#### Source data:
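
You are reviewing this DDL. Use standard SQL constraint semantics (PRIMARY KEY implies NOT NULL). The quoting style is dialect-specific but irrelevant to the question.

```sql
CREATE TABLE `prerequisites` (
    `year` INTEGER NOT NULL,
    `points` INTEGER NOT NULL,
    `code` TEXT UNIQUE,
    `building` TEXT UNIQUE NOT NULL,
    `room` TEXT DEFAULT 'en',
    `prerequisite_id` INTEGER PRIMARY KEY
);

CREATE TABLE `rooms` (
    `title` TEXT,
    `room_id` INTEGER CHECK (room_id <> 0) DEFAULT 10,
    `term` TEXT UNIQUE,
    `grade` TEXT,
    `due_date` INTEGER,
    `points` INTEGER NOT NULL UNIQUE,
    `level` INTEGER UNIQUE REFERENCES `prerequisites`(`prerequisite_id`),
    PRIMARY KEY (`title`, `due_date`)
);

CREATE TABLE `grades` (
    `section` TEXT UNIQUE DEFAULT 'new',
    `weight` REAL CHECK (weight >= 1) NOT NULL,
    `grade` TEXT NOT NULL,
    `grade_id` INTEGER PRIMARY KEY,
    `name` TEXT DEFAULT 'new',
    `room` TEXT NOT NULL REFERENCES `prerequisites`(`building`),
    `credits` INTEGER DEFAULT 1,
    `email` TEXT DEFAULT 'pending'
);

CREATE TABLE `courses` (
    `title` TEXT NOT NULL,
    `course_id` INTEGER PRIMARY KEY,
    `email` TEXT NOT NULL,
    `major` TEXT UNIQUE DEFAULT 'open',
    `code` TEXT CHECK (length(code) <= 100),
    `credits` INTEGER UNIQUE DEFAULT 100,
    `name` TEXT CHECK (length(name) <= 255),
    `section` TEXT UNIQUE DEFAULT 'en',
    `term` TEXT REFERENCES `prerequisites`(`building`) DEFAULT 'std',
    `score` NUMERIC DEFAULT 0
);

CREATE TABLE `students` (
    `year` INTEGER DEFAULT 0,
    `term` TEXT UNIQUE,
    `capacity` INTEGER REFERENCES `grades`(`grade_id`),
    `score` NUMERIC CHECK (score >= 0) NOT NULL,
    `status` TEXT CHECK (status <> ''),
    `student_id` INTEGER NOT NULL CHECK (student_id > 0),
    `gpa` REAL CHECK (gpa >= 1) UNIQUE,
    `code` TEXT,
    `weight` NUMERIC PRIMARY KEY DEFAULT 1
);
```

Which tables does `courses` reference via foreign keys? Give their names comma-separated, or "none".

prerequisites

- term REFERENCES prerequisites(building).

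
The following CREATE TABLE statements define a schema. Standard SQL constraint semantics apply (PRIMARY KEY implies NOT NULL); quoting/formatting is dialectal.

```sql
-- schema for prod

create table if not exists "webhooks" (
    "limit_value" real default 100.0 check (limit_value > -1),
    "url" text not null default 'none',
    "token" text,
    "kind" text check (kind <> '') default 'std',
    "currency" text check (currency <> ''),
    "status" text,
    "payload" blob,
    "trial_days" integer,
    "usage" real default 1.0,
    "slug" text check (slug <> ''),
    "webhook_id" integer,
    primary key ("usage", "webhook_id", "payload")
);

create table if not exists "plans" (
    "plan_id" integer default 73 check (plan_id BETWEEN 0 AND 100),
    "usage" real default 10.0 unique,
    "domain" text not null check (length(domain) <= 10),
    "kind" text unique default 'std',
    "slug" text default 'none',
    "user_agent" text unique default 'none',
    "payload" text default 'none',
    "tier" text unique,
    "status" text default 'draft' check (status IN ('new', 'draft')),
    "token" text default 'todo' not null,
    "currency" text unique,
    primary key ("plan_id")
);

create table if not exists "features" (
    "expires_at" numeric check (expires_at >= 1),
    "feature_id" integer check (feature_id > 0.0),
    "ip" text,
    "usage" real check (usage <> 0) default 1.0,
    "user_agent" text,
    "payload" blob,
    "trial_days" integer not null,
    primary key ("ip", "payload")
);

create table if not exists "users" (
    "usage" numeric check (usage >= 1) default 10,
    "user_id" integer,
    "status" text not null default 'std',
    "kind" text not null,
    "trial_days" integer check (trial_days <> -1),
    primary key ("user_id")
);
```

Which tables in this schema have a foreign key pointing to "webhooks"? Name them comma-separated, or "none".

none

No REFERENCES clause anywhere in the schema names webhooks.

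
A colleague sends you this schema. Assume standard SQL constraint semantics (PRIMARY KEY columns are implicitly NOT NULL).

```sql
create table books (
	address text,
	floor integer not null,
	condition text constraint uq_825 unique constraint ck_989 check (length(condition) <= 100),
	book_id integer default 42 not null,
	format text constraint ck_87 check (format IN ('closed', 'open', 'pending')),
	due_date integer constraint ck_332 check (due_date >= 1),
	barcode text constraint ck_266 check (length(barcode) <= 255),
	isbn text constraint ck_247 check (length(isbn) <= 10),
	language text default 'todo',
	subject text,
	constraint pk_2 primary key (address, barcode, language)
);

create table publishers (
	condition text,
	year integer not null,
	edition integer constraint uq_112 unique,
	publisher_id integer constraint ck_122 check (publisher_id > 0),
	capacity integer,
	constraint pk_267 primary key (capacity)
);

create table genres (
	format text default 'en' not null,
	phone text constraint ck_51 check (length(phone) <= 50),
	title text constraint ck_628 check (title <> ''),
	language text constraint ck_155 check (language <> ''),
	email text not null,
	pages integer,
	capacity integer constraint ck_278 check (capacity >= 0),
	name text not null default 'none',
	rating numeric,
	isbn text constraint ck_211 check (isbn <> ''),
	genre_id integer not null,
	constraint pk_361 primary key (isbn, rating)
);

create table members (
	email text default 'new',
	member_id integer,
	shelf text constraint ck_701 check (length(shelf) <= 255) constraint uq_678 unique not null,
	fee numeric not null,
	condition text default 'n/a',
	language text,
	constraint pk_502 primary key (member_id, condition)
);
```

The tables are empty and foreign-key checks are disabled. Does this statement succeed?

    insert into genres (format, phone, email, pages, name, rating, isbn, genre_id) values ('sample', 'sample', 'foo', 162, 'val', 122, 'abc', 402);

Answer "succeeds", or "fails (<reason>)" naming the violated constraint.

succeeds

NOT NULL columns: email is supplied; format is supplied; genre_id is supplied; isbn is supplied; name is supplied; rating is supplied.
CHECK constraints: 'sample' satisfies (length(phone) <= 50); 'abc' satisfies (isbn <> '').
No constraint is violated.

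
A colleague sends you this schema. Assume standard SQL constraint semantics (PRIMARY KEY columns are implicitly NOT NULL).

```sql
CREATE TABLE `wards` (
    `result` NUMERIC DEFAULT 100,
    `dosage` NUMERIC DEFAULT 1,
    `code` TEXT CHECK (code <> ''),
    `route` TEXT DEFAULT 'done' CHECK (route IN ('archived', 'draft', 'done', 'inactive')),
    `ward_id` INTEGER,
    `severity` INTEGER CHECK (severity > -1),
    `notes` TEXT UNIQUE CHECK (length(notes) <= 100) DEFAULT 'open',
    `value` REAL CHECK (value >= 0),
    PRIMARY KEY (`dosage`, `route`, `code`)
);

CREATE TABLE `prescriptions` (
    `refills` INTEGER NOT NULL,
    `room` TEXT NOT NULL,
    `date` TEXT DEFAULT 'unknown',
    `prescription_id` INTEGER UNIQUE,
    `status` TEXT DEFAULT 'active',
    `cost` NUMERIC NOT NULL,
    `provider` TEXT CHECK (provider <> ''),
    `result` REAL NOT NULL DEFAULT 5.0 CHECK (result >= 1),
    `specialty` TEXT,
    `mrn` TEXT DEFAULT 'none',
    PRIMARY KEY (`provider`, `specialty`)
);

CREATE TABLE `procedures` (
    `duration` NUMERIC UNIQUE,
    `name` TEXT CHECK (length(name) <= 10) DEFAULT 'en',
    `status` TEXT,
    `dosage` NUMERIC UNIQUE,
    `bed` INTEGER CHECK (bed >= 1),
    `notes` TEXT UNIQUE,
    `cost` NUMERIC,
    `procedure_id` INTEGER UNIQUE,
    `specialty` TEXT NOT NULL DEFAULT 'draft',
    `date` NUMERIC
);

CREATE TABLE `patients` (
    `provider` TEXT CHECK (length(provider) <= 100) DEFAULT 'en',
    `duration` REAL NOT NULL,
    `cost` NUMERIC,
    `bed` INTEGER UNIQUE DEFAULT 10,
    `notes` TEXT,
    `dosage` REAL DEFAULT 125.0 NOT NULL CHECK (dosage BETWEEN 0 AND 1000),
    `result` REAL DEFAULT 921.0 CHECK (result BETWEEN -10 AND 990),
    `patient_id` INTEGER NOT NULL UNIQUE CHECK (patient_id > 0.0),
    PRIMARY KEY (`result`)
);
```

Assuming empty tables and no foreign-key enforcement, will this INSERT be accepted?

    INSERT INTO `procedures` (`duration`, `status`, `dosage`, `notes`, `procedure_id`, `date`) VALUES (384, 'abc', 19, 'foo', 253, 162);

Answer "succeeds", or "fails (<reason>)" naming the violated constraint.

NOT NULL columns: specialty defaults to 'draft'.
No constraint is violated.

succeeds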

#### Problem requirements:
Every line that contains "empty" should be copied out of the data.

#### Expected answer:
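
The tables are empty and foreign-key checks are disabled. Does this statement succeed?
Assuming empty tables and no foreign-key enforcement, will this INSERT be accepted?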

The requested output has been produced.